YOUR INSTRUCTIONS:
Your output should be the entries below, exact in every detail.
*** Opening AVAILABLE DATA ***
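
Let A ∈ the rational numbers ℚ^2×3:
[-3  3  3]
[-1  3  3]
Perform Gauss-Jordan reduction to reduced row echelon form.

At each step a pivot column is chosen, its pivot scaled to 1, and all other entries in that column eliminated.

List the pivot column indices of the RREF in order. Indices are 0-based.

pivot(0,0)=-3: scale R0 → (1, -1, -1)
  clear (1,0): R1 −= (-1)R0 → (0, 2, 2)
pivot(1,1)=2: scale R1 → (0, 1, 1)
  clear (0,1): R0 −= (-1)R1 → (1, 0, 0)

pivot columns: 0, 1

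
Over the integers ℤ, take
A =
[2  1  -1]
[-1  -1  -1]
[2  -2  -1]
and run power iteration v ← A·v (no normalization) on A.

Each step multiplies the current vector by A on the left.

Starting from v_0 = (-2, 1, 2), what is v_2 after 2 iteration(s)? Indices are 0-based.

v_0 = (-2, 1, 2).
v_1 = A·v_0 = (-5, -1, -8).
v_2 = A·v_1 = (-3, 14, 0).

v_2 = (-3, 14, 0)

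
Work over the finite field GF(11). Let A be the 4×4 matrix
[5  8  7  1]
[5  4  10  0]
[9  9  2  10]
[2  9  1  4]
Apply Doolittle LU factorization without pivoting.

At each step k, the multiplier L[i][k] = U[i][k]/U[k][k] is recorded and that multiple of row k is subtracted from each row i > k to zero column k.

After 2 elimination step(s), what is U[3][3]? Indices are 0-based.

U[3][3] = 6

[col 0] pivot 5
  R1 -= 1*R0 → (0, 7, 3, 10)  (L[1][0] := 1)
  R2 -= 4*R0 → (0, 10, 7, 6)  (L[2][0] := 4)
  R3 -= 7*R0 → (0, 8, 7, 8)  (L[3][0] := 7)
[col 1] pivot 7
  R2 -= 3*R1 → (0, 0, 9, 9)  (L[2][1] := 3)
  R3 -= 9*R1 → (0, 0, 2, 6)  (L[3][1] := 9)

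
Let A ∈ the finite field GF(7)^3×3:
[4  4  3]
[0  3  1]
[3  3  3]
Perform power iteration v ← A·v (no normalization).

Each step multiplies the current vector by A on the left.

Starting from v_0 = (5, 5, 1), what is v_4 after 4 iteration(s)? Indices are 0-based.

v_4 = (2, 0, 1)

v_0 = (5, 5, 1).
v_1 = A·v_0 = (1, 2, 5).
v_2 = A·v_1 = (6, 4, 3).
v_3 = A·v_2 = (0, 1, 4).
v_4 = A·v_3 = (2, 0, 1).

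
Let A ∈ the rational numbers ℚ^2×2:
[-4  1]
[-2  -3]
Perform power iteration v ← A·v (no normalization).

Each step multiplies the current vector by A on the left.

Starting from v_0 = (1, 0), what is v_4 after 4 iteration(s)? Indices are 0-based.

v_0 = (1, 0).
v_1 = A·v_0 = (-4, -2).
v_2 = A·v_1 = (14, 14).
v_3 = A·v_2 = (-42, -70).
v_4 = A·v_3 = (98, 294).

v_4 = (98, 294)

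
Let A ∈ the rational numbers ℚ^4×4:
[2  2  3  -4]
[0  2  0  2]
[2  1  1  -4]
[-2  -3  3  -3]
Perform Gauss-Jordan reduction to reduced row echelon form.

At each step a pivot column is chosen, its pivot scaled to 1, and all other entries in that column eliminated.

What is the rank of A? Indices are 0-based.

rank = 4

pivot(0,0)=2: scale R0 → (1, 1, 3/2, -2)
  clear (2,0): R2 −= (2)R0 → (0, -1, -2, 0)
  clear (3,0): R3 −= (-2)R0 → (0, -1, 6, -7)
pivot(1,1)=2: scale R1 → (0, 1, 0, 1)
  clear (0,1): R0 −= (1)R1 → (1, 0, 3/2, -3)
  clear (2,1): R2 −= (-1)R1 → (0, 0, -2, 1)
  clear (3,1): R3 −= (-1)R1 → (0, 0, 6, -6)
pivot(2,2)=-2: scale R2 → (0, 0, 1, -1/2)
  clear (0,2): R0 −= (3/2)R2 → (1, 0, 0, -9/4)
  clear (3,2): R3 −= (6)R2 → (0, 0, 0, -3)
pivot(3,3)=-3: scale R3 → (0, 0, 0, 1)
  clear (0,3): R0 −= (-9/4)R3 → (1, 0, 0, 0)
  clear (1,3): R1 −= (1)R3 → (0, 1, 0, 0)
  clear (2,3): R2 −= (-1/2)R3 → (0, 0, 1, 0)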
*** Closing AVAILABLE DATA ***
YOUR SOLUTION:
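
Let A ∈ the rational numbers ℚ^2×3:
[-3  3  3]
[-1  3  3]
Perform Gauss-Jordan reduction to reduced row echelon form.

At each step a pivot column is chosen, its pivot scaled to 1, and all other entries in that column eliminated.

List the pivot column indices of the RREF in order. Indices are 0-based.

pivot(0,0)=-3: scale R0 → (1, -1, -1)
  clear (1,0): R1 −= (-1)R0 → (0, 2, 2)
pivot(1,1)=2: scale R1 → (0, 1, 1)
  clear (0,1): R0 −= (-1)R1 → (1, 0, 0)

pivot columns: 0, 1

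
Over the integers ℤ, take
A =
[2  1  -1]
[-1  -1  -1]
[2  -2  -1]
and run power iteration v ← A·v (no normalization) on A.

Each step multiplies the current vector by A on the left.

Starting from v_0 = (-2, 1, 2), what is v_2 after 2 iteration(s)? Indices are 0-based.

v_0 = (-2, 1, 2).
v_1 = A·v_0 = (-5, -1, -8).
v_2 = A·v_1 = (-3, 14, 0).

v_2 = (-3, 14, 0)

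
Work over the finite field GF(11). Let A be the 4×4 matrix
[5  8  7  1]
[5  4  10  0]
[9  9  2  10]
[2  9  1  4]
Apply Doolittle LU factorization without pivoting.

At each step k, the multiplier L[i][k] = U[i][k]/U[k][k] is recorded and that multiple of row k is subtracted from each row i > k to zero column k.

After 2 elimination step(s), what is U[3][3]? Indices are 0-based.

U[3][3] = 6

[col 0] pivot 5
  R1 -= 1*R0 → (0, 7, 3, 10)  (L[1][0] := 1)
  R2 -= 4*R0 → (0, 10, 7, 6)  (L[2][0] := 4)
  R3 -= 7*R0 → (0, 8, 7, 8)  (L[3][0] := 7)
[col 1] pivot 7
  R2 -= 3*R1 → (0, 0, 9, 9)  (L[2][1] := 3)
  R3 -= 9*R1 → (0, 0, 2, 6)  (L[3][1] := 9)

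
Let A ∈ the finite field GF(7)^3×3:
[4  4  3]
[0  3  1]
[3  3  3]
Perform power iteration v ← A·v (no normalization).

Each step multiplies the current vector by A on the left.

Starting from v_0 = (5, 5, 1), what is v_4 after 4 iteration(s)? Indices are 0-based.

v_4 = (2, 0, 1)

v_0 = (5, 5, 1).
v_1 = A·v_0 = (1, 2, 5).
v_2 = A·v_1 = (6, 4, 3).
v_3 = A·v_2 = (0, 1, 4).
v_4 = A·v_3 = (2, 0, 1).

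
Let A ∈ the rational numbers ℚ^2×2:
[-4  1]
[-2  -3]
Perform power iteration v ← A·v (no normalization).

Each step multiplies the current vector by A on the left.

Starting from v_0 = (1, 0), what is v_4 after 4 iteration(s)? Indices are 0-based.

v_0 = (1, 0).
v_1 = A·v_0 = (-4, -2).
v_2 = A·v_1 = (14, 14).
v_3 = A·v_2 = (-42, -70).
v_4 = A·v_3 = (98, 294).

v_4 = (98, 294)

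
Let A ∈ the rational numbers ℚ^4×4:
[2  2  3  -4]
[0  2  0  2]
[2  1  1  -4]
[-2  -3  3  -3]
Perform Gauss-Jordan reduction to reduced row echelon form.

At each step a pivot column is chosen, its pivot scaled to 1, and all other entries in that column eliminated.

What is the rank of A? Indices are 0-based.

rank = 4

pivot(0,0)=2: scale R0 → (1, 1, 3/2, -2)
  clear (2,0): R2 −= (2)R0 → (0, -1, -2, 0)
  clear (3,0): R3 −= (-2)R0 → (0, -1, 6, -7)
pivot(1,1)=2: scale R1 → (0, 1, 0, 1)
  clear (0,1): R0 −= (1)R1 → (1, 0, 3/2, -3)
  clear (2,1): R2 −= (-1)R1 → (0, 0, -2, 1)
  clear (3,1): R3 −= (-1)R1 → (0, 0, 6, -6)
pivot(2,2)=-2: scale R2 → (0, 0, 1, -1/2)
  clear (0,2): R0 −= (3/2)R2 → (1, 0, 0, -9/4)
  clear (3,2): R3 −= (6)R2 → (0, 0, 0, -3)
pivot(3,3)=-3: scale R3 → (0, 0, 0, 1)
  clear (0,3): R0 −= (-9/4)R3 → (1, 0, 0, 0)
  clear (1,3): R1 −= (1)R3 → (0, 1, 0, 0)
  clear (2,3): R2 −= (-1/2)R3 → (0, 0, 1, 0)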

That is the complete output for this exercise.